■ **Problem details**:
Exactly and only the lines from the one containing "0.031 | 0.087 |" through the close of the entries below are to be set down.

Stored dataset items
******************************

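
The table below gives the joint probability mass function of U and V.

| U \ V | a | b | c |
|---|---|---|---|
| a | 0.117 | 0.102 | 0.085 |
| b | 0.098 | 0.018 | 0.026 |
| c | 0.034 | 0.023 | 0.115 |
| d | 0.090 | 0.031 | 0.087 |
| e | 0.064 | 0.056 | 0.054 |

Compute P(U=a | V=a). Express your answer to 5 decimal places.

0.29032

P(V=a) = 0.117 + 0.098 + 0.034 + 0.090 + 0.064 = 0.403.
P(U=a | V=a) = 0.117/0.403 = 0.29032.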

******************************

■ **Response for this exercise**:
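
| d | 0.090 | 0.031 | 0.087 |
| e | 0.064 | 0.056 | 0.054 |

Compute P(U=a | V=a). Express your answer to 5 decimal places.

0.29032

P(V=a) = 0.117 + 0.098 + 0.034 + 0.090 + 0.064 = 0.403.
P(U=a | V=a) = 0.117/0.403 = 0.29032.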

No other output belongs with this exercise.